Problem: In the records below, find the line holding "A survey UAV has" and the line holding "9 | 303.8 |". Set down both, with every line between them, exactly.

Collected data
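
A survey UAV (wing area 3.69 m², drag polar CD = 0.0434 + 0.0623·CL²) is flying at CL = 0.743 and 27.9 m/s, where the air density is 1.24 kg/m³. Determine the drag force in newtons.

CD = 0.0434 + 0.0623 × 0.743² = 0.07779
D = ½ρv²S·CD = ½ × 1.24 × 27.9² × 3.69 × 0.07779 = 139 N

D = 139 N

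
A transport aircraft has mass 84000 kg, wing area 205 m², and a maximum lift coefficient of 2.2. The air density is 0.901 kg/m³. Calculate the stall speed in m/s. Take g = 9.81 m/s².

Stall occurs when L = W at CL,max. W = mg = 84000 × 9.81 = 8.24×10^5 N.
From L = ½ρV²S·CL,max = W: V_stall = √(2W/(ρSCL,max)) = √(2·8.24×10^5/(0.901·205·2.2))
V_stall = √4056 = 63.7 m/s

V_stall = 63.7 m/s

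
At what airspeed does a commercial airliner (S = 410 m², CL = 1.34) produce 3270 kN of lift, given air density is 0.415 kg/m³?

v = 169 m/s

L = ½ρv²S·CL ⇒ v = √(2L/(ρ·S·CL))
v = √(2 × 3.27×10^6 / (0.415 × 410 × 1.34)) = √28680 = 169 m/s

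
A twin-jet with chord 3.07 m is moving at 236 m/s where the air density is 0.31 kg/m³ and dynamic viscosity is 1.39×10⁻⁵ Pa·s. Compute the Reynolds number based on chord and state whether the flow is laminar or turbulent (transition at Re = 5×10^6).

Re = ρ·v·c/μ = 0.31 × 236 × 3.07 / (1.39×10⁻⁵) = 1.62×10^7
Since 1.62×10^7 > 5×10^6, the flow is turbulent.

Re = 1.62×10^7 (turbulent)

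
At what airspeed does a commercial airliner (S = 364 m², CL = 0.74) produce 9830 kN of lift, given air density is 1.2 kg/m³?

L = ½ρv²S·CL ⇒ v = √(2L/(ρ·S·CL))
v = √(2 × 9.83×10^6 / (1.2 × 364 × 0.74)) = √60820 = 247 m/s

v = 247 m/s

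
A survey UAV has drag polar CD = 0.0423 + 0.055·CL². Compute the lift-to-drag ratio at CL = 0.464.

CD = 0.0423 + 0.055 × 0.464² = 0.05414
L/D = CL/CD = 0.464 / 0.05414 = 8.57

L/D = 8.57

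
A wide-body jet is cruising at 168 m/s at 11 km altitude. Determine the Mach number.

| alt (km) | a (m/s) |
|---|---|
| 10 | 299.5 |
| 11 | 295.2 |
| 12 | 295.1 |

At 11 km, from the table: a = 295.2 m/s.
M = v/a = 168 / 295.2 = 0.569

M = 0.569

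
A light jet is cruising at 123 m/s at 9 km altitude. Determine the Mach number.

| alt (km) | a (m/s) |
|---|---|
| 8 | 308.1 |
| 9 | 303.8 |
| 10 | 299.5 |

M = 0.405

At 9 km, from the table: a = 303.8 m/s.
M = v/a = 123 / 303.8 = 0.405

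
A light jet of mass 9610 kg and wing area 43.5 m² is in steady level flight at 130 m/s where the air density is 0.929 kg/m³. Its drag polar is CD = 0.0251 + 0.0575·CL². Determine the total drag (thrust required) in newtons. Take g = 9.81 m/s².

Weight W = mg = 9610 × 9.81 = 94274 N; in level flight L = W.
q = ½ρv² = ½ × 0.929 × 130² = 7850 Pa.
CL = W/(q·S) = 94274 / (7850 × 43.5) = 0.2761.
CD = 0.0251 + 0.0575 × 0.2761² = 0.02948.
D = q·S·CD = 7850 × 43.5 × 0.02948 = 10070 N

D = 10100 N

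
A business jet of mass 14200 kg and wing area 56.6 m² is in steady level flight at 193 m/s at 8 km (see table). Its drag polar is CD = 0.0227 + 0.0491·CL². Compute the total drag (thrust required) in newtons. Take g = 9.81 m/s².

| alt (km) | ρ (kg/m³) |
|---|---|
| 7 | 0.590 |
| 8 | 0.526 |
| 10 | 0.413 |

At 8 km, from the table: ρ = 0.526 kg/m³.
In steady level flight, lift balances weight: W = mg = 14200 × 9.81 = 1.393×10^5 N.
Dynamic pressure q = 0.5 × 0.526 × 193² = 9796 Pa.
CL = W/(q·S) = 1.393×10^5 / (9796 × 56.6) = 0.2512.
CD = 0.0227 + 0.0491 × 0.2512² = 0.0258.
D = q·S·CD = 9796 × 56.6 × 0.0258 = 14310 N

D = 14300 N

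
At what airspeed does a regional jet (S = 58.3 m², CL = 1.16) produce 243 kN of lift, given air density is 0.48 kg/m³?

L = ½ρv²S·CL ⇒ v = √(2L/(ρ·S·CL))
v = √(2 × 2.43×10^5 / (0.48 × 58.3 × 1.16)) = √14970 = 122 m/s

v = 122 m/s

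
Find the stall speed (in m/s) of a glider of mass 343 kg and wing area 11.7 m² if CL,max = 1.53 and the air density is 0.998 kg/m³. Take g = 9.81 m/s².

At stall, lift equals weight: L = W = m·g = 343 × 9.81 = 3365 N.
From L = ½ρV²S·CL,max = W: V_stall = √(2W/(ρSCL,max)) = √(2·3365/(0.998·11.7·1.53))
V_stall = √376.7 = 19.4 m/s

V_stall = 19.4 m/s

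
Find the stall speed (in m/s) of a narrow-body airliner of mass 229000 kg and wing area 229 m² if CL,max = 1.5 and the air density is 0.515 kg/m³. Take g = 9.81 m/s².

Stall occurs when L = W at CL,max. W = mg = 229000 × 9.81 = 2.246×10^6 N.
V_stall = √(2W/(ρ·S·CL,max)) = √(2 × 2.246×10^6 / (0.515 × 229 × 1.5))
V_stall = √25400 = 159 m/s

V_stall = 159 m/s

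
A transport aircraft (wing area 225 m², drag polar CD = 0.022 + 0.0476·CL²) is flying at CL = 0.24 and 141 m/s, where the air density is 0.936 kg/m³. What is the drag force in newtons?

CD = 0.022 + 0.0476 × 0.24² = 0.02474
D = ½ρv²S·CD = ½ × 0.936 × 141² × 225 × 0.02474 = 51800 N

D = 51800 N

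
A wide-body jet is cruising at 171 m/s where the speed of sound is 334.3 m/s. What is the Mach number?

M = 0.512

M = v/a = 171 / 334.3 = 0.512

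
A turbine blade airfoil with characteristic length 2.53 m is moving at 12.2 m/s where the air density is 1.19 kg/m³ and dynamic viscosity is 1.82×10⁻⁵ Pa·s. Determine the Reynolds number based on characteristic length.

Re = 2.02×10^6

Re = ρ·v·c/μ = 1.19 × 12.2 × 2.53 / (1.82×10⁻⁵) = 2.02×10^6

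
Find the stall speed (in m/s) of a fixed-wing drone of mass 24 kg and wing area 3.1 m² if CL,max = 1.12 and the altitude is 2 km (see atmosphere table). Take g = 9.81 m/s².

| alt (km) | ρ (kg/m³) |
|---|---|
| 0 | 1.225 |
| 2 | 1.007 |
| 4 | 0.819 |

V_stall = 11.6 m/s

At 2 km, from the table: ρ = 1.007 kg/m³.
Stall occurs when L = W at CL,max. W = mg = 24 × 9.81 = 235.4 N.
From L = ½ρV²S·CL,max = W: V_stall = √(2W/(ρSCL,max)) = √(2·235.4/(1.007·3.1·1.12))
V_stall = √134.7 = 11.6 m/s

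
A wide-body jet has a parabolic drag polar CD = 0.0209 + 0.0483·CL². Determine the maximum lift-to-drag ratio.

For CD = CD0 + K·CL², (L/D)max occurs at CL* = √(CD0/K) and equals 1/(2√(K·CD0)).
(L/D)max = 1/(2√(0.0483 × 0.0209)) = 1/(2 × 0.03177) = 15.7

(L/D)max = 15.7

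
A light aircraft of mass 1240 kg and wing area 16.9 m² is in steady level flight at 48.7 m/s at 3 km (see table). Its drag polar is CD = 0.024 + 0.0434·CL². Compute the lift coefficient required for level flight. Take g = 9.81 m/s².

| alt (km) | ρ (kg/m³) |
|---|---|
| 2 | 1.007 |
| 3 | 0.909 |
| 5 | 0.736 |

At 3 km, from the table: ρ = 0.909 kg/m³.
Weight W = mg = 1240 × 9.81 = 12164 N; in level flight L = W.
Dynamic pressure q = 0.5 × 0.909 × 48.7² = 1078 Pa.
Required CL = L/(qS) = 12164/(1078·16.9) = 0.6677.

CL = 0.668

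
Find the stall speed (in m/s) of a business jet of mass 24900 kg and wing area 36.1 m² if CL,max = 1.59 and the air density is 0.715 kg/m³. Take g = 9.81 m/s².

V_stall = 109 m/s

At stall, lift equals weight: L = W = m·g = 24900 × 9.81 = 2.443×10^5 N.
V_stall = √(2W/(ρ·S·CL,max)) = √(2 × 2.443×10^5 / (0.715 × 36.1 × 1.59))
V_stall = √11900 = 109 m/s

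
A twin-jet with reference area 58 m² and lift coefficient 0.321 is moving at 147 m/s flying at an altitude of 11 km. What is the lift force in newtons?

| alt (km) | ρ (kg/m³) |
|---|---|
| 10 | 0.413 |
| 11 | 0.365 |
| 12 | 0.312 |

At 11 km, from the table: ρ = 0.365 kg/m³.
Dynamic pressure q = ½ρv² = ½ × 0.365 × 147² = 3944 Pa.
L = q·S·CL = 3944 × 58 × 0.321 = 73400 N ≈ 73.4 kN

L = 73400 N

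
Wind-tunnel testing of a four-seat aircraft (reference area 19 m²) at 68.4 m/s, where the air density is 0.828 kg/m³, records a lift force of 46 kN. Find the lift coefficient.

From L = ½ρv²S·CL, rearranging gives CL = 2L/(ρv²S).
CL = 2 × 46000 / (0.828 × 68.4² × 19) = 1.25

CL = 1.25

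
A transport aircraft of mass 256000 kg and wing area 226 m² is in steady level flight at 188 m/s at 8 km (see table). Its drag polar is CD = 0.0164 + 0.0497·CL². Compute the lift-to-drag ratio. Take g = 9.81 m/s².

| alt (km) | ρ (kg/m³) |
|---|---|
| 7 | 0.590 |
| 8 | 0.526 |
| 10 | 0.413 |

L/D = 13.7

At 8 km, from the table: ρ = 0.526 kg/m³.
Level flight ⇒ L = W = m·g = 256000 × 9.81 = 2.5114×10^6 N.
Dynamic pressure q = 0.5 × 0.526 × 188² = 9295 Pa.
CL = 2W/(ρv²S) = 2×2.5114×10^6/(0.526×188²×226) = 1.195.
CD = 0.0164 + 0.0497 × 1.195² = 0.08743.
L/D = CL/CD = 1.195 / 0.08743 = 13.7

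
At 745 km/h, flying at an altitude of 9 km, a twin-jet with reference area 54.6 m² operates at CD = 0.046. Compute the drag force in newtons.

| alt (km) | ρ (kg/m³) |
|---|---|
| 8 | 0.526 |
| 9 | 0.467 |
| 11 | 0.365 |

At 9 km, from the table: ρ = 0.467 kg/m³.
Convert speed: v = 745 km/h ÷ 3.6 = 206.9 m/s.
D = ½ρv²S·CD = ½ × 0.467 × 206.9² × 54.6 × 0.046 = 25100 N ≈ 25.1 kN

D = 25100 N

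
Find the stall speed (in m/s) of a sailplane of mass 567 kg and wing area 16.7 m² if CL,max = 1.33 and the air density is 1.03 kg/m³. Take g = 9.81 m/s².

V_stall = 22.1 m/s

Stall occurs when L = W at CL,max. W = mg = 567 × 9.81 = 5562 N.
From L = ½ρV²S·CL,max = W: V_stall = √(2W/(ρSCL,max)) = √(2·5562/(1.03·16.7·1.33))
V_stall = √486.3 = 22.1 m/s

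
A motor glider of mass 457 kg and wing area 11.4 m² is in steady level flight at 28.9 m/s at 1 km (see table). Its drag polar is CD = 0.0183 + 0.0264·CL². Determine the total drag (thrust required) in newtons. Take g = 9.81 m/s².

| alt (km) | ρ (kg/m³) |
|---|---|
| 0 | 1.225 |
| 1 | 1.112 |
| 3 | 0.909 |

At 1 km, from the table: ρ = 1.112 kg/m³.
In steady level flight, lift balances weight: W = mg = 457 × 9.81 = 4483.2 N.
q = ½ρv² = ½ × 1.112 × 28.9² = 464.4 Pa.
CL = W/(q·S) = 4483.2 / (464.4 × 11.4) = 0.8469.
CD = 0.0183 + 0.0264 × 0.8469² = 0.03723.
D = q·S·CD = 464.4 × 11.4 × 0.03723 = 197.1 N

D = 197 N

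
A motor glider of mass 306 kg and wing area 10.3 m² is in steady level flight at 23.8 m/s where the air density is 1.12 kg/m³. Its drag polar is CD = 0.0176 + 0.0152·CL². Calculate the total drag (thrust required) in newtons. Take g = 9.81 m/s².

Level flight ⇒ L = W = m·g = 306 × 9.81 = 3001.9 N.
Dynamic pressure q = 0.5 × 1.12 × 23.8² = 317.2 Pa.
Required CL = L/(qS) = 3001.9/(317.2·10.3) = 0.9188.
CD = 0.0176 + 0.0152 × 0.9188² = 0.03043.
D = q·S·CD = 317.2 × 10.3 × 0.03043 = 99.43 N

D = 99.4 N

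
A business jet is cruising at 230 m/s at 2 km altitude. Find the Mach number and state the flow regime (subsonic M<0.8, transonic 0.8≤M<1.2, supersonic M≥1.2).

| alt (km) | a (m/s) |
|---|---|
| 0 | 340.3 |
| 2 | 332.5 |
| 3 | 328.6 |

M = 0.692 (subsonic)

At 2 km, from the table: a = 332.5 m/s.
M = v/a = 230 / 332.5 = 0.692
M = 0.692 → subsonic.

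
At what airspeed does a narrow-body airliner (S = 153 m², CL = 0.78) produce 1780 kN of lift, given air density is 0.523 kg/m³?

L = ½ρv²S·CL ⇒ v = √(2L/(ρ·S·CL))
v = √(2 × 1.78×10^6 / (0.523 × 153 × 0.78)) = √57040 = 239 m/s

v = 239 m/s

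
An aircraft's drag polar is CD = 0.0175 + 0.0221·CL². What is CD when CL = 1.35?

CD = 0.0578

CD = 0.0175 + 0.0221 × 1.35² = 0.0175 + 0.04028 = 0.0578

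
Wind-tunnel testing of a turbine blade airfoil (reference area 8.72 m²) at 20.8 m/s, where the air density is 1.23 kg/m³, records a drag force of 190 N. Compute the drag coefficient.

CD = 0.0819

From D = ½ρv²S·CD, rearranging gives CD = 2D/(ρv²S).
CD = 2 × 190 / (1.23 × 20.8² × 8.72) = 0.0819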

Answer for this exercise:
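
A survey UAV has drag polar CD = 0.0423 + 0.055·CL². Compute the lift-to-drag ratio at CL = 0.464.

CD = 0.0423 + 0.055 × 0.464² = 0.05414
L/D = CL/CD = 0.464 / 0.05414 = 8.57

L/D = 8.57

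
A wide-body jet is cruising at 168 m/s at 11 km altitude. Determine the Mach number.

| alt (km) | a (m/s) |
|---|---|
| 10 | 299.5 |
| 11 | 295.2 |
| 12 | 295.1 |

At 11 km, from the table: a = 295.2 m/s.
M = v/a = 168 / 295.2 = 0.569

M = 0.569

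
A light jet is cruising at 123 m/s at 9 km altitude. Determine the Mach number.

| alt (km) | a (m/s) |
|---|---|
| 8 | 308.1 |
| 9 | 303.8 |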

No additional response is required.